Source records

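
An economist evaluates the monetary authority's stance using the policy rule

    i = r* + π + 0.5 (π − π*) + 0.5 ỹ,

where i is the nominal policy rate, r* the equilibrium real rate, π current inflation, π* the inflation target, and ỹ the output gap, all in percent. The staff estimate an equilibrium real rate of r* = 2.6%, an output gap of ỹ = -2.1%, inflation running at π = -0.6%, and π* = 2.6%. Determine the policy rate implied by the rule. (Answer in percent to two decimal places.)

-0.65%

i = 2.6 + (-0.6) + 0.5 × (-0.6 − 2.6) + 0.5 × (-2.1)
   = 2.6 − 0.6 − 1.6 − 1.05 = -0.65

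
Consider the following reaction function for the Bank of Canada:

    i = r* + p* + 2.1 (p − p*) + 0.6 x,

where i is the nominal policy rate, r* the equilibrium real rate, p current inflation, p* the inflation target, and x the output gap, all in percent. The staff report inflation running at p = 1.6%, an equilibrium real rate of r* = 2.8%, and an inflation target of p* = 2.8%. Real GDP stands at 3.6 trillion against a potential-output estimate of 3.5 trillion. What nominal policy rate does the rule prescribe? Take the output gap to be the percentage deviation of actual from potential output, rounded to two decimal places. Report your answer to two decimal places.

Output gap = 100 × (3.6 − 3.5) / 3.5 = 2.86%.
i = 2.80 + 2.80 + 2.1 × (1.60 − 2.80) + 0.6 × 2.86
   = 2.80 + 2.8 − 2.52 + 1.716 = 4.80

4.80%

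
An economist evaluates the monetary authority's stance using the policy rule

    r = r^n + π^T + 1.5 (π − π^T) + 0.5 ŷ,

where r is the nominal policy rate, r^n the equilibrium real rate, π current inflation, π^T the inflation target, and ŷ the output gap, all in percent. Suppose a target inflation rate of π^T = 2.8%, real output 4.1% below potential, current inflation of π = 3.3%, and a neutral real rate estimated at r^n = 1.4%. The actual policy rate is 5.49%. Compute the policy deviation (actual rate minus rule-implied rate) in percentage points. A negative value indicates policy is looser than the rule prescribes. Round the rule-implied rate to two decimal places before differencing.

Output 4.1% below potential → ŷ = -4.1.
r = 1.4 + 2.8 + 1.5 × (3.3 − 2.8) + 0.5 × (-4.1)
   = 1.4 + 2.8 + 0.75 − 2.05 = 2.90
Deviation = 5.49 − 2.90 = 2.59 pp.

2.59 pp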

Exercise
Everything from the line with "r = r^n + π^T" through the last line of the material above should be echoed exactly, and nothing else.

Exercise solution
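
    r = r^n + π^T + 1.5 (π − π^T) + 0.5 ŷ,

where r is the nominal policy rate, r^n the equilibrium real rate, π current inflation, π^T the inflation target, and ŷ the output gap, all in percent. Suppose a target inflation rate of π^T = 2.8%, real output 4.1% below potential, current inflation of π = 3.3%, and a neutral real rate estimated at r^n = 1.4%. The actual policy rate is 5.49%. Compute the policy deviation (actual rate minus rule-implied rate) in percentage points. A negative value indicates policy is looser than the rule prescribes. Round the rule-implied rate to two decimal places before differencing.

Output 4.1% below potential → ŷ = -4.1.
r = 1.4 + 2.8 + 1.5 × (3.3 − 2.8) + 0.5 × (-4.1)
   = 1.4 + 2.8 + 0.75 − 2.05 = 2.90
Deviation = 5.49 − 2.90 = 2.59 pp.

2.59 pp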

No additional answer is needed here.